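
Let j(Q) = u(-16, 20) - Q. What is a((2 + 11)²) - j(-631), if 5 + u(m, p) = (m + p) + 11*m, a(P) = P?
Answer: -285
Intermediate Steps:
u(m, p) = -5 + p + 12*m (u(m, p) = -5 + ((m + p) + 11*m) = -5 + (p + 12*m) = -5 + p + 12*m)
j(Q) = -177 - Q (j(Q) = (-5 + 20 + 12*(-16)) - Q = (-5 + 20 - 192) - Q = -177 - Q)
a((2 + 11)²) - j(-631) = (2 + 11)² - (-177 - 1*(-631)) = 13² - (-177 + 631) = 169 - 1*454 = 169 - 454 = -285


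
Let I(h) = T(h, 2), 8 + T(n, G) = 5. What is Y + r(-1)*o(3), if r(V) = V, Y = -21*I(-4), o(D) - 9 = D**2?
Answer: 45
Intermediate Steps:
T(n, G) = -3 (T(n, G) = -8 + 5 = -3)
I(h) = -3
o(D) = 9 + D**2
Y = 63 (Y = -21*(-3) = 63)
Y + r(-1)*o(3) = 63 - (9 + 3**2) = 63 - (9 + 9) = 63 - 1*18 = 63 - 18 = 45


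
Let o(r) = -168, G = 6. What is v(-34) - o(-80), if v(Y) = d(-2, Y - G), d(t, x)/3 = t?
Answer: 162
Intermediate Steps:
d(t, x) = 3*t
v(Y) = -6 (v(Y) = 3*(-2) = -6)
v(-34) - o(-80) = -6 - 1*(-168) = -6 + 168 = 162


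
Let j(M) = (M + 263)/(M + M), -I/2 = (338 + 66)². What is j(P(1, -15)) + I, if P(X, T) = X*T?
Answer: -4896604/15 ≈ -3.2644e+5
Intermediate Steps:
P(X, T) = T*X
I = -326432 (I = -2*(338 + 66)² = -2*404² = -2*163216 = -326432)
j(M) = (263 + M)/(2*M) (j(M) = (263 + M)/((2*M)) = (263 + M)*(1/(2*M)) = (263 + M)/(2*M))
j(P(1, -15)) + I = (263 - 15*1)/(2*((-15*1))) - 326432 = (½)*(263 - 15)/(-15) - 326432 = (½)*(-1/15)*248 - 326432 = -124/15 - 326432 = -4896604/15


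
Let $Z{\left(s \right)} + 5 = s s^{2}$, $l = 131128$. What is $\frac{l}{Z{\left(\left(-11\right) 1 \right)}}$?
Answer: $- \frac{16391}{167} \approx -98.15$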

○ ○ ○ ○ ○ ○ ○

• _DIRECTIONS_: Go through the material and copy each line in which the word "Answer" occurs.

• _OUTPUT BELOW_:
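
Answer: -285
Answer: 45
Answer: 162
Answer: -4896604/15 ≈ -3.2644e+5
Answer: $- \frac{16391}{167} \approx -98.15$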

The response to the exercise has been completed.